** Task goal **
Please print the data that follows, keeping every line exact.

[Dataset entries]
• • • • • • •
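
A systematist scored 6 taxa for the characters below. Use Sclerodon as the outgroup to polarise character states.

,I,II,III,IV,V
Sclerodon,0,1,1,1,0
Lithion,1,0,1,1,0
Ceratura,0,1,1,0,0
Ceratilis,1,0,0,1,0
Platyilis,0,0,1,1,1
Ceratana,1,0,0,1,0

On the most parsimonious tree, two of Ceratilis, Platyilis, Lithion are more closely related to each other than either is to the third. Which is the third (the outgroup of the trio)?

Platyilis

Character polarity is set by the outgroup: the derived state is whichever differs from the outgroup's state, so for II, III, IV the derived state is '0', and for the remaining characters it is '1'.
I (derived state '1') is shared by Ceratana, Ceratilis, and Lithion — a synapomorphy uniting that clade.
II (derived state '0') is shared by Ceratana, Ceratilis, Lithion, and Platyilis — a synapomorphy uniting that clade.
Only Ceratana and Ceratilis show the derived state '0' for III, supporting them as a clade.
IV: derived state '0' in Ceratura only — an autapomorphy, so it tells us nothing about relationships among taxa.
V: derived state '1' in Platyilis only — an autapomorphy, so it tells us nothing about relationships among taxa.
Most parsimonious ingroup topology: (((Lithion,(Ceratilis,Ceratana)),Platyilis),Ceratura).
Ceratilis and Lithion share a more recent common ancestor with each other than either does with Platyilis, so Platyilis is the least closely related of the three.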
• • • • • • •
** Problem solution **
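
A systematist scored 6 taxa for the characters below. Use Sclerodon as the outgroup to polarise character states.

,I,II,III,IV,V
Sclerodon,0,1,1,1,0
Lithion,1,0,1,1,0
Ceratura,0,1,1,0,0
Ceratilis,1,0,0,1,0
Platyilis,0,0,1,1,1
Ceratana,1,0,0,1,0

On the most parsimonious tree, two of Ceratilis, Platyilis, Lithion are more closely related to each other than either is to the third. Which is the third (the outgroup of the trio)?

Platyilis

Character polarity is set by the outgroup: the derived state is whichever differs from the outgroup's state, so for II, III, IV the derived state is '0', and for the remaining characters it is '1'.
I (derived state '1') is shared by Ceratana, Ceratilis, and Lithion — a synapomorphy uniting that clade.
II (derived state '0') is shared by Ceratana, Ceratilis, Lithion, and Platyilis — a synapomorphy uniting that clade.
Only Ceratana and Ceratilis show the derived state '0' for III, supporting them as a clade.
IV: derived state '0' in Ceratura only — an autapomorphy, so it tells us nothing about relationships among taxa.
V: derived state '1' in Platyilis only — an autapomorphy, so it tells us nothing about relationships among taxa.
Most parsimonious ingroup topology: (((Lithion,(Ceratilis,Ceratana)),Platyilis),Ceratura).
Ceratilis and Lithion share a more recent common ancestor with each other than either does with Platyilis, so Platyilis is the least closely related of the three.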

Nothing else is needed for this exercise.